EXERCISE INSTRUCTIONS |
All of the data must be returned word for word.

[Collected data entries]
--------

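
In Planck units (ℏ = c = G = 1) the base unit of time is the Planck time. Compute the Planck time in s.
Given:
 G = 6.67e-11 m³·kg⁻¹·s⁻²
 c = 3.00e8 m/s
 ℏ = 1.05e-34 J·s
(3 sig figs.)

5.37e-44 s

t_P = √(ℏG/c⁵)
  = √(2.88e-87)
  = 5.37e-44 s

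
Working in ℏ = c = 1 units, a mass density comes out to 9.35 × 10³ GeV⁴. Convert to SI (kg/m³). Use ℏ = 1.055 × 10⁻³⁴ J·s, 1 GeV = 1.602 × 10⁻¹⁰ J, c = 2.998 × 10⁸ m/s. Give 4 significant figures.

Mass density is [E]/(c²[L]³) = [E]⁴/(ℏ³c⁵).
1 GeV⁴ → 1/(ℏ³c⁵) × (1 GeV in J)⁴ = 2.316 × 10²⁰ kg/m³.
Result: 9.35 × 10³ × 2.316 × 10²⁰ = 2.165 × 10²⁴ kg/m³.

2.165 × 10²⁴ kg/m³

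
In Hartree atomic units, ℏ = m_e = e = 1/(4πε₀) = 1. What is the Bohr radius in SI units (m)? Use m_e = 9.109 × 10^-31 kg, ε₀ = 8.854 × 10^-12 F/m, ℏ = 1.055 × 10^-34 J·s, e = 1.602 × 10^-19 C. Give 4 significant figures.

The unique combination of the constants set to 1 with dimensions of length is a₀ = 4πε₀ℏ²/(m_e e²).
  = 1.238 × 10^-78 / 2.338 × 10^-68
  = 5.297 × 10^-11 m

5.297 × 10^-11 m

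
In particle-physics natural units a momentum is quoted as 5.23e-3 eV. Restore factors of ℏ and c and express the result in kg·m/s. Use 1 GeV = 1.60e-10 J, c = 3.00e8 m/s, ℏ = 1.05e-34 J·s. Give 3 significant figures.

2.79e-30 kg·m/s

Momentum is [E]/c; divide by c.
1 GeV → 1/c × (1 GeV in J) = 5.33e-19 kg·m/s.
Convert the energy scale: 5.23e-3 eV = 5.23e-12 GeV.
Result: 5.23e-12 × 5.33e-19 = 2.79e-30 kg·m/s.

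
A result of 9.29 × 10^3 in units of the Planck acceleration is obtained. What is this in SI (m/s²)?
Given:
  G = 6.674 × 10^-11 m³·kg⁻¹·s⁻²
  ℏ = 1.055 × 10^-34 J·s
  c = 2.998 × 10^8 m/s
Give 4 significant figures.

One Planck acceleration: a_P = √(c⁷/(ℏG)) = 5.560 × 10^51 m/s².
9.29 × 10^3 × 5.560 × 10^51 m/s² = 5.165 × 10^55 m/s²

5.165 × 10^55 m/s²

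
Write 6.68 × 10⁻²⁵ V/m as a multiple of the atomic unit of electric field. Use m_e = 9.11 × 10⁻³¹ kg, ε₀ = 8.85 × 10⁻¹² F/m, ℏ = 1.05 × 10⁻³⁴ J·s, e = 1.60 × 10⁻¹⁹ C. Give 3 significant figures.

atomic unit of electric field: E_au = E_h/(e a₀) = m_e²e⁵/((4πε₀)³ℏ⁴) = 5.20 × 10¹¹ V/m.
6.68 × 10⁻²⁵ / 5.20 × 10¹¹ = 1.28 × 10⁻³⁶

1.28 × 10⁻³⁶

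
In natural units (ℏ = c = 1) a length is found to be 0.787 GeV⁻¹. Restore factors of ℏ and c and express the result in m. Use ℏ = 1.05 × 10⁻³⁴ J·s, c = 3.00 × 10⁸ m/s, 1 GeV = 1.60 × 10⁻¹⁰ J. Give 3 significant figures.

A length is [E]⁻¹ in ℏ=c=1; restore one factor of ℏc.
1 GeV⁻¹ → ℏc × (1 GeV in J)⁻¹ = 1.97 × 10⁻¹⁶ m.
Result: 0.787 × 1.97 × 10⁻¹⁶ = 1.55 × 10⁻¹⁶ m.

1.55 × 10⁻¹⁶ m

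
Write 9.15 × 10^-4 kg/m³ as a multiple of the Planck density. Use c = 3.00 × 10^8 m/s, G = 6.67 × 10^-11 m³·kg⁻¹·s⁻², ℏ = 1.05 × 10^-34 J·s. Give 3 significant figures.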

--------

SOLUTION |
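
In Planck units (ℏ = c = G = 1) the base unit of time is the Planck time. Compute the Planck time in s.
Given:
 G = 6.67e-11 m³·kg⁻¹·s⁻²
 c = 3.00e8 m/s
 ℏ = 1.05e-34 J·s
(3 sig figs.)

5.37e-44 s

t_P = √(ℏG/c⁵)
  = √(2.88e-87)
  = 5.37e-44 s

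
Working in ℏ = c = 1 units, a mass density comes out to 9.35 × 10³ GeV⁴. Convert to SI (kg/m³). Use ℏ = 1.055 × 10⁻³⁴ J·s, 1 GeV = 1.602 × 10⁻¹⁰ J, c = 2.998 × 10⁸ m/s. Give 4 significant figures.

Mass density is [E]/(c²[L]³) = [E]⁴/(ℏ³c⁵).
1 GeV⁴ → 1/(ℏ³c⁵) × (1 GeV in J)⁴ = 2.316 × 10²⁰ kg/m³.
Result: 9.35 × 10³ × 2.316 × 10²⁰ = 2.165 × 10²⁴ kg/m³.

2.165 × 10²⁴ kg/m³

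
In Hartree atomic units, ℏ = m_e = e = 1/(4πε₀) = 1. What is the Bohr radius in SI units (m)? Use m_e = 9.109 × 10^-31 kg, ε₀ = 8.854 × 10^-12 F/m, ℏ = 1.055 × 10^-34 J·s, e = 1.602 × 10^-19 C. Give 4 significant figures.

The unique combination of the constants set to 1 with dimensions of length is a₀ = 4πε₀ℏ²/(m_e e²).
  = 1.238 × 10^-78 / 2.338 × 10^-68
  = 5.297 × 10^-11 m

5.297 × 10^-11 m

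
In particle-physics natural units a momentum is quoted as 5.23e-3 eV. Restore factors of ℏ and c and express the result in kg·m/s. Use 1 GeV = 1.60e-10 J, c = 3.00e8 m/s, ℏ = 1.05e-34 J·s. Give 3 significant figures.

2.79e-30 kg·m/s

Momentum is [E]/c; divide by c.
1 GeV → 1/c × (1 GeV in J) = 5.33e-19 kg·m/s.
Convert the energy scale: 5.23e-3 eV = 5.23e-12 GeV.
Result: 5.23e-12 × 5.33e-19 = 2.79e-30 kg·m/s.

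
A result of 9.29 × 10^3 in units of the Planck acceleration is obtained. What is this in SI (m/s²)?
Given:
  G = 6.674 × 10^-11 m³·kg⁻¹·s⁻²
  ℏ = 1.055 × 10^-34 J·s
  c = 2.998 × 10^8 m/s
Give 4 significant figures.

One Planck acceleration: a_P = √(c⁷/(ℏG)) = 5.560 × 10^51 m/s².
9.29 × 10^3 × 5.560 × 10^51 m/s² = 5.165 × 10^55 m/s²

5.165 × 10^55 m/s²

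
Write 6.68 × 10⁻²⁵ V/m as a multiple of the atomic unit of electric field. Use m_e = 9.11 × 10⁻³¹ kg, ε₀ = 8.85 × 10⁻¹² F/m, ℏ = 1.05 × 10⁻³⁴ J·s, e = 1.60 × 10⁻¹⁹ C. Give 3 significant figures.

atomic unit of electric field: E_au = E_h/(e a₀) = m_e²e⁵/((4πε₀)³ℏ⁴) = 5.20 × 10¹¹ V/m.
6.68 × 10⁻²⁵ / 5.20 × 10¹¹ = 1.28 × 10⁻³⁶

1.28 × 10⁻³⁶

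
In natural units (ℏ = c = 1) a length is found to be 0.787 GeV⁻¹. Restore factors of ℏ and c and express the result in m. Use ℏ = 1.05 × 10⁻³⁴ J·s, c = 3.00 × 10⁸ m/s, 1 GeV = 1.60 × 10⁻¹⁰ J. Give 3 significant figures.

A length is [E]⁻¹ in ℏ=c=1; restore one factor of ℏc.
1 GeV⁻¹ → ℏc × (1 GeV in J)⁻¹ = 1.97 × 10⁻¹⁶ m.
Result: 0.787 × 1.97 × 10⁻¹⁶ = 1.55 × 10⁻¹⁶ m.

1.55 × 10⁻¹⁶ m

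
Write 9.15 × 10^-4 kg/m³ as a multiple of the Planck density. Use c = 3.00 × 10^8 m/s, G = 6.67 × 10^-11 m³·kg⁻¹·s⁻², ℏ = 1.05 × 10^-34 J·s. Give 3 significant figures.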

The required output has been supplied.